--- Dataset records Enclosed Below ---

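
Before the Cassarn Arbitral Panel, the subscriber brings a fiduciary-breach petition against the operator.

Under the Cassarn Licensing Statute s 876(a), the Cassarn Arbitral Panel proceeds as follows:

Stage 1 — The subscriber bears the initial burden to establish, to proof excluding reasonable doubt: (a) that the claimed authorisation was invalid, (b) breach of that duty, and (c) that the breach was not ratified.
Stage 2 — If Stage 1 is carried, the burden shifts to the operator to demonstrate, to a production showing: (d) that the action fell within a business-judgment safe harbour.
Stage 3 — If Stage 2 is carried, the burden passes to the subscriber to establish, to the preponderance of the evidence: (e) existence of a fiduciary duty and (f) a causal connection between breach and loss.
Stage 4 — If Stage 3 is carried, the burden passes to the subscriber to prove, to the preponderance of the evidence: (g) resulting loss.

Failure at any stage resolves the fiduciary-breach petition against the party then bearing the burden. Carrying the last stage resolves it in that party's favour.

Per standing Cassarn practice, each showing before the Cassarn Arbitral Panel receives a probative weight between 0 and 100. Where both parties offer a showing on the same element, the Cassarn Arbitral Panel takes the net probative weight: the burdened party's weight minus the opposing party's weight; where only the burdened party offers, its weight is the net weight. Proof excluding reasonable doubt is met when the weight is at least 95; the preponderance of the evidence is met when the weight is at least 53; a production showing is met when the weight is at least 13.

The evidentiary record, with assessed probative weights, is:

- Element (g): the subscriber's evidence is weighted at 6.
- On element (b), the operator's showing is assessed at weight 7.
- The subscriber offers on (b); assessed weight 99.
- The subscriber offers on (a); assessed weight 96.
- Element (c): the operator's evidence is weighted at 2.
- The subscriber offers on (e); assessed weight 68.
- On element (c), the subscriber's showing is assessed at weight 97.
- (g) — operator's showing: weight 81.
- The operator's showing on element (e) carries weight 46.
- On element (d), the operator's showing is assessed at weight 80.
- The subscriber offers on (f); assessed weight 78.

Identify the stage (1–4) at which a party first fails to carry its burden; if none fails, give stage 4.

At Stage 1 the subscriber must meet proof excluding reasonable doubt (weight is at least 95): on (a) the weight is 96, which does reach 95, so (a) meets the standard; on (b) the weight is 99 less the opposing 7 gives net 92, which does not reach 95, so (b) does not meet the standard; on (c) the weight is 97 less the opposing 2 gives net 95, ≥ 95, so (c) meets the standard.
  Not every element is met, so the subscriber fails to carry Stage 1.
The operator prevails.

stage 1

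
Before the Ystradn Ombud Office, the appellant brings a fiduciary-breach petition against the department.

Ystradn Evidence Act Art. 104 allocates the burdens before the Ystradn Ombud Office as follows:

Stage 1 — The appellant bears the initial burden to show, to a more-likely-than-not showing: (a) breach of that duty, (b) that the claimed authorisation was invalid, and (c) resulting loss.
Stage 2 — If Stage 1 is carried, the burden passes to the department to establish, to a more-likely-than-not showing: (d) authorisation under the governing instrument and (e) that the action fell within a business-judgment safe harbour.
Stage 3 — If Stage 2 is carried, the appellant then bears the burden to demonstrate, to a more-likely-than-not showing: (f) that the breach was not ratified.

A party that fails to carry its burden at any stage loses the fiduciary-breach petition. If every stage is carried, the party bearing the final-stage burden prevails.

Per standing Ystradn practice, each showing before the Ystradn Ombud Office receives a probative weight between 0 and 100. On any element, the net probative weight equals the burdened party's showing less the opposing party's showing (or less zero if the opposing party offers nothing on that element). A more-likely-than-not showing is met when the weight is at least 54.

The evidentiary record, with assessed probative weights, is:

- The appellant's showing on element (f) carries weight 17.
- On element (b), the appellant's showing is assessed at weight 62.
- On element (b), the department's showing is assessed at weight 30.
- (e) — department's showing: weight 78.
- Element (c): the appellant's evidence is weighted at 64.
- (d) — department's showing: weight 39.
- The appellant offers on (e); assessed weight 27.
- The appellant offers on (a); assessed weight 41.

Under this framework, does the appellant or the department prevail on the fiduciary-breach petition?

department

Stage 1 — burden on appellant; standard: a more-likely-than-not showing (weight is at least 54).
    (a): 41 < 54 [not met]
    (b): 62 − 30 = 32 < 54 [not met]
    (c): 64 ≥ 54 [met]
  Not every element is met, so the appellant fails to carry Stage 1.
The analysis ends at Stage 1; the department prevails.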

--- End of Enclosed Dataset records ---

> _Task brief_:
Transcribe every line of the records exactly, please.

> _Problem solution_:
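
Before the Cassarn Arbitral Panel, the subscriber brings a fiduciary-breach petition against the operator.

Under the Cassarn Licensing Statute s 876(a), the Cassarn Arbitral Panel proceeds as follows:

Stage 1 — The subscriber bears the initial burden to establish, to proof excluding reasonable doubt: (a) that the claimed authorisation was invalid, (b) breach of that duty, and (c) that the breach was not ratified.
Stage 2 — If Stage 1 is carried, the burden shifts to the operator to demonstrate, to a production showing: (d) that the action fell within a business-judgment safe harbour.
Stage 3 — If Stage 2 is carried, the burden passes to the subscriber to establish, to the preponderance of the evidence: (e) existence of a fiduciary duty and (f) a causal connection between breach and loss.
Stage 4 — If Stage 3 is carried, the burden passes to the subscriber to prove, to the preponderance of the evidence: (g) resulting loss.

Failure at any stage resolves the fiduciary-breach petition against the party then bearing the burden. Carrying the last stage resolves it in that party's favour.

Per standing Cassarn practice, each showing before the Cassarn Arbitral Panel receives a probative weight between 0 and 100. Where both parties offer a showing on the same element, the Cassarn Arbitral Panel takes the net probative weight: the burdened party's weight minus the opposing party's weight; where only the burdened party offers, its weight is the net weight. Proof excluding reasonable doubt is met when the weight is at least 95; the preponderance of the evidence is met when the weight is at least 53; a production showing is met when the weight is at least 13.

The evidentiary record, with assessed probative weights, is:

- Element (g): the subscriber's evidence is weighted at 6.
- On element (b), the operator's showing is assessed at weight 7.
- The subscriber offers on (b); assessed weight 99.
- The subscriber offers on (a); assessed weight 96.
- Element (c): the operator's evidence is weighted at 2.
- The subscriber offers on (e); assessed weight 68.
- On element (c), the subscriber's showing is assessed at weight 97.
- (g) — operator's showing: weight 81.
- The operator's showing on element (e) carries weight 46.
- On element (d), the operator's showing is assessed at weight 80.
- The subscriber offers on (f); assessed weight 78.

Identify the stage (1–4) at which a party first fails to carry its burden; if none fails, give stage 4.

At Stage 1 the subscriber must meet proof excluding reasonable doubt (weight is at least 95): on (a) the weight is 96, which does reach 95, so (a) meets the standard; on (b) the weight is 99 less the opposing 7 gives net 92, which does not reach 95, so (b) does not meet the standard; on (c) the weight is 97 less the opposing 2 gives net 95, ≥ 95, so (c) meets the standard.
  Not every element is met, so the subscriber fails to carry Stage 1.
The operator prevails.

stage 1

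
Before the Ystradn Ombud Office, the appellant brings a fiduciary-breach petition against the department.

Ystradn Evidence Act Art. 104 allocates the burdens before the Ystradn Ombud Office as follows:

Stage 1 — The appellant bears the initial burden to show, to a more-likely-than-not showing: (a) breach of that duty, (b) that the claimed authorisation was invalid, and (c) resulting loss.
Stage 2 — If Stage 1 is carried, the burden passes to the department to establish, to a more-likely-than-not showing: (d) authorisation under the governing instrument and (e) that the action fell within a business-judgment safe harbour.
Stage 3 — If Stage 2 is carried, the appellant then bears the burden to demonstrate, to a more-likely-than-not showing: (f) that the breach was not ratified.

A party that fails to carry its burden at any stage loses the fiduciary-breach petition. If every stage is carried, the party bearing the final-stage burden prevails.

Per standing Ystradn practice, each showing before the Ystradn Ombud Office receives a probative weight between 0 and 100. On any element, the net probative weight equals the burdened party's showing less the opposing party's showing (or less zero if the opposing party offers nothing on that element). A more-likely-than-not showing is met when the weight is at least 54.

The evidentiary record, with assessed probative weights, is:

- The appellant's showing on element (f) carries weight 17.
- On element (b), the appellant's showing is assessed at weight 62.
- On element (b), the department's showing is assessed at weight 30.
- (e) — department's showing: weight 78.
- Element (c): the appellant's evidence is weighted at 64.
- (d) — department's showing: weight 39.
- The appellant offers on (e); assessed weight 27.
- The appellant offers on (a); assessed weight 41.

Under this framework, does the appellant or the department prevail on the fiduciary-breach petition?

department

Stage 1 — burden on appellant; standard: a more-likely-than-not showing (weight is at least 54).
    (a): 41 < 54 [not met]
    (b): 62 − 30 = 32 < 54 [not met]
    (c): 64 ≥ 54 [met]
  Not every element is met, so the appellant fails to carry Stage 1.
The analysis ends at Stage 1; the department prevails.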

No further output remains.